• _DATA EXTRACTS_
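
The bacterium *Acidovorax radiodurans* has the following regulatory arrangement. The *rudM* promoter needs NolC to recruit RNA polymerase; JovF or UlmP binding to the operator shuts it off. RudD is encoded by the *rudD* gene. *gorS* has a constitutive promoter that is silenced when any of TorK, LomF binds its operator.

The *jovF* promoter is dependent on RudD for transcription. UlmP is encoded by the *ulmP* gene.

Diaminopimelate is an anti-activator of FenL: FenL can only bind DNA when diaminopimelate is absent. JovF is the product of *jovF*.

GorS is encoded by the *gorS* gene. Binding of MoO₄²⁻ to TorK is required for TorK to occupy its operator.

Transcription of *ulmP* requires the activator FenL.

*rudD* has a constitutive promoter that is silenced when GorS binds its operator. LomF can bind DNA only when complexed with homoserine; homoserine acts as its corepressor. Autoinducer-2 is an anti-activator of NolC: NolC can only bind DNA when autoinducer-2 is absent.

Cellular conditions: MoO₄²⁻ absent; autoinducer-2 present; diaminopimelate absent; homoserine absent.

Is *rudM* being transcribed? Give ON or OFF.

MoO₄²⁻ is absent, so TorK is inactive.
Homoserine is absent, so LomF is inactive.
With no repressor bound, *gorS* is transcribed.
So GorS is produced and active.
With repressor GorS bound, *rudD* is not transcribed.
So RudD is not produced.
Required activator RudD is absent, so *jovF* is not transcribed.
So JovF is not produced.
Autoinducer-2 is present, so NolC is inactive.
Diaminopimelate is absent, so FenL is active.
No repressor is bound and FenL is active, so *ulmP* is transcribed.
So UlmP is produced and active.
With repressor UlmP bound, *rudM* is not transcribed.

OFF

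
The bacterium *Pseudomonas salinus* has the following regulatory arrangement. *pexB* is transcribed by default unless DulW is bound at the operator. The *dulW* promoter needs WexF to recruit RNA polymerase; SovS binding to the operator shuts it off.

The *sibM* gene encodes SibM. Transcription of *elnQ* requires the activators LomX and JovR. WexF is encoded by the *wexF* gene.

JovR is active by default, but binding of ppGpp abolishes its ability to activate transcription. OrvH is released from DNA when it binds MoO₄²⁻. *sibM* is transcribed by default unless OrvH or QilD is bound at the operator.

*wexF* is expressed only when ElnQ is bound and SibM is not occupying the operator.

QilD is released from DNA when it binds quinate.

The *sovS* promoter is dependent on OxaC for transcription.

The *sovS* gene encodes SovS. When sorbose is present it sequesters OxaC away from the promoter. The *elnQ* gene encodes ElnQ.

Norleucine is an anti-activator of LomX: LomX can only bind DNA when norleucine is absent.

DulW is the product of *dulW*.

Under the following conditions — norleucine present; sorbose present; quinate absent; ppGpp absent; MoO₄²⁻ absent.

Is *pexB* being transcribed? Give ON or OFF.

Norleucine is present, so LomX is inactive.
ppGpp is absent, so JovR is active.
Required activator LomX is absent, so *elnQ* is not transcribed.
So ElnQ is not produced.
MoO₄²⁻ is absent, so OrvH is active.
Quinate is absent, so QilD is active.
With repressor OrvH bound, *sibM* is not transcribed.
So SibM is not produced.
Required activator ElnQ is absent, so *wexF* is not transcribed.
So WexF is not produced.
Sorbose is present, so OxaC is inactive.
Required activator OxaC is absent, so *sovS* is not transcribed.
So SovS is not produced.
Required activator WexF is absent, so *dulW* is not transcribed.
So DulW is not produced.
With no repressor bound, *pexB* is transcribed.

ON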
* * *
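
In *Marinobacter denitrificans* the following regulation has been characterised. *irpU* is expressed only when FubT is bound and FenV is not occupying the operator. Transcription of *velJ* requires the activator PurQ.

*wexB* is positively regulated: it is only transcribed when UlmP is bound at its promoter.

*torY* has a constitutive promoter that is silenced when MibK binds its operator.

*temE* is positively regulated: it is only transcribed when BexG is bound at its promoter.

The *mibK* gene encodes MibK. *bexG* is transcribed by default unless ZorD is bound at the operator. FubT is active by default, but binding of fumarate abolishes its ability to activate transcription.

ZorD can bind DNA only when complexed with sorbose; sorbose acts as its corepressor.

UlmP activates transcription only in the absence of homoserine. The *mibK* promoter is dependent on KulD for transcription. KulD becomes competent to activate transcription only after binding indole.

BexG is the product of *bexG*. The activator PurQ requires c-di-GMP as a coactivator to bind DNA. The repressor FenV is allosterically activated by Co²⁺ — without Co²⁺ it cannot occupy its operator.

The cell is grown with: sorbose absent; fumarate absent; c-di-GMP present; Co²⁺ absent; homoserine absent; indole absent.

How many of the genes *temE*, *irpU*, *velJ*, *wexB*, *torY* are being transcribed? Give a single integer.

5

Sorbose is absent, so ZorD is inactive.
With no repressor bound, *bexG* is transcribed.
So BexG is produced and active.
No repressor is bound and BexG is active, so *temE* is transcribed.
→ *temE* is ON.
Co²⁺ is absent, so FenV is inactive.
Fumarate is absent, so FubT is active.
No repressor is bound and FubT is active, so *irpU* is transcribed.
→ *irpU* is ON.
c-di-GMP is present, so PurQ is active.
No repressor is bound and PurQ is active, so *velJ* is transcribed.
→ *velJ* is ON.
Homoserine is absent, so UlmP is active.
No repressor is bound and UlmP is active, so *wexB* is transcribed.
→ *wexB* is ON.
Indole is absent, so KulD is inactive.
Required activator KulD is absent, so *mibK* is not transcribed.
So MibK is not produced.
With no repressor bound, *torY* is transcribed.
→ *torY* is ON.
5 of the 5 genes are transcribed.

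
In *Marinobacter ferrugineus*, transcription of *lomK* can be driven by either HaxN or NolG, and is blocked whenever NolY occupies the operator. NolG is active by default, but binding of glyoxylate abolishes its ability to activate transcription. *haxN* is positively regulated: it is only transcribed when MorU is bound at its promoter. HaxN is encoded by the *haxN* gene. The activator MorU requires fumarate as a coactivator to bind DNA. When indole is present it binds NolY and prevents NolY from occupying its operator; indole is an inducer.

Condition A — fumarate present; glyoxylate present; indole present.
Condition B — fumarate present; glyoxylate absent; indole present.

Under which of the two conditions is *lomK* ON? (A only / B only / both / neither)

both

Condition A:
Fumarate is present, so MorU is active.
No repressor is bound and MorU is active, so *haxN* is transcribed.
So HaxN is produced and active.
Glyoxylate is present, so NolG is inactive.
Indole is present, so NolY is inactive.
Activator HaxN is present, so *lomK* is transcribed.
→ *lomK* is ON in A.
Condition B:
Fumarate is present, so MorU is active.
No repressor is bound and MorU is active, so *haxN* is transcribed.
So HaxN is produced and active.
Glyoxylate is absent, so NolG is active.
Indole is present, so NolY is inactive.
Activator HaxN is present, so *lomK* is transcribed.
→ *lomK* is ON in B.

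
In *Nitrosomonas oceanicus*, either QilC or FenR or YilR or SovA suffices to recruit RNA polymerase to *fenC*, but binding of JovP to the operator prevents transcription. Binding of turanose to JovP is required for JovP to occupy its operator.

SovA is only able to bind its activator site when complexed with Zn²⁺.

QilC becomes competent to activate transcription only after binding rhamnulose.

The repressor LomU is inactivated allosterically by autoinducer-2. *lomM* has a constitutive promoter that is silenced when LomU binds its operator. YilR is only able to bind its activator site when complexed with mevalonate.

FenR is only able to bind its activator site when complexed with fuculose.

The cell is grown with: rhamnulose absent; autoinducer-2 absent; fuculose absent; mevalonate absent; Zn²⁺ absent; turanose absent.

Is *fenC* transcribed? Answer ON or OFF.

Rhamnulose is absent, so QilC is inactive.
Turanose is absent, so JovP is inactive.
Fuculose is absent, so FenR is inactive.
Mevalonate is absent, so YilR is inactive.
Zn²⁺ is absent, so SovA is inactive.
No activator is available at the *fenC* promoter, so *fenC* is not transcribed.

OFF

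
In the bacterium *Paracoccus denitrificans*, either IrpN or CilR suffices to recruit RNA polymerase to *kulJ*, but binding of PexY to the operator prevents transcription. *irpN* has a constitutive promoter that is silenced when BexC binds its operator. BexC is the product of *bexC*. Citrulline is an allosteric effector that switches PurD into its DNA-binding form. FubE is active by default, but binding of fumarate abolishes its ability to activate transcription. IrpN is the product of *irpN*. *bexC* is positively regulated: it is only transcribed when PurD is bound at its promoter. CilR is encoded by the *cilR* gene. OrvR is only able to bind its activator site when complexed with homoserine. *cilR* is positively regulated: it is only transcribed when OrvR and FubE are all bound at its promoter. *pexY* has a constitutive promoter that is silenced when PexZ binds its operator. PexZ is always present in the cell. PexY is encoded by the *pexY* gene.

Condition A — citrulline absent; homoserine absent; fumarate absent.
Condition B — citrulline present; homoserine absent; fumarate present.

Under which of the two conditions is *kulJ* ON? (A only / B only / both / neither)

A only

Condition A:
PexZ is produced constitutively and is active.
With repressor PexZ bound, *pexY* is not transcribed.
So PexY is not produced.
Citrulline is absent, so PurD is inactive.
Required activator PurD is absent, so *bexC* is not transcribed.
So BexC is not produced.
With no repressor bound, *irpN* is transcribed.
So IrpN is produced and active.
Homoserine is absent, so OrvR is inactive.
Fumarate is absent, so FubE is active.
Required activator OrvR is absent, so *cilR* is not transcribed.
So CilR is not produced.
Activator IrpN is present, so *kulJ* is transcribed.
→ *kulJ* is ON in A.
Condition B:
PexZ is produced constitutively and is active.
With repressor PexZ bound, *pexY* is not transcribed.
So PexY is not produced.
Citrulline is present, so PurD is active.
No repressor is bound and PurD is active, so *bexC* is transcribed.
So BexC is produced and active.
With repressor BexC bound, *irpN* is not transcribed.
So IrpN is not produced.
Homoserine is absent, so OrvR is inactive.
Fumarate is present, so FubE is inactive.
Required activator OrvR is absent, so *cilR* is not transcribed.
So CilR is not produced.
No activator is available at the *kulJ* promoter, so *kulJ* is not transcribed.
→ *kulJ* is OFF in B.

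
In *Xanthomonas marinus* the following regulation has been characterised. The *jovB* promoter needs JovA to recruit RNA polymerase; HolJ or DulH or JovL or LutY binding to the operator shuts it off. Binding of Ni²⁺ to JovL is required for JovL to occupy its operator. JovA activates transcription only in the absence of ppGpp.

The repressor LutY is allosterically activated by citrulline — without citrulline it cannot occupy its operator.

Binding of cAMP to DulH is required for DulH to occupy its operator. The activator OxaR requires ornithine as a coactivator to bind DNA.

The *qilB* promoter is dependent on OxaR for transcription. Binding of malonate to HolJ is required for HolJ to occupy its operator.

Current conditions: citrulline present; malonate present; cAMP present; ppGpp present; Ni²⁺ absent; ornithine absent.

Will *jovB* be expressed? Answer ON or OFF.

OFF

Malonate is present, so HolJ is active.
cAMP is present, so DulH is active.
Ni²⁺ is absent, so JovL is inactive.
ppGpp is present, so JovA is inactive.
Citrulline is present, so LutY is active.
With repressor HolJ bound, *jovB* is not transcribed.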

• _DIRECTIONS FOR THIS TASK_
Please copy all lines of the listing in which the string "without" occurs.

• _RESPONSE_
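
BexG is the product of *bexG*. The activator PurQ requires c-di-GMP as a coactivator to bind DNA. The repressor FenV is allosterically activated by Co²⁺ — without Co²⁺ it cannot occupy its operator.
The repressor LutY is allosterically activated by citrulline — without citrulline it cannot occupy its operator.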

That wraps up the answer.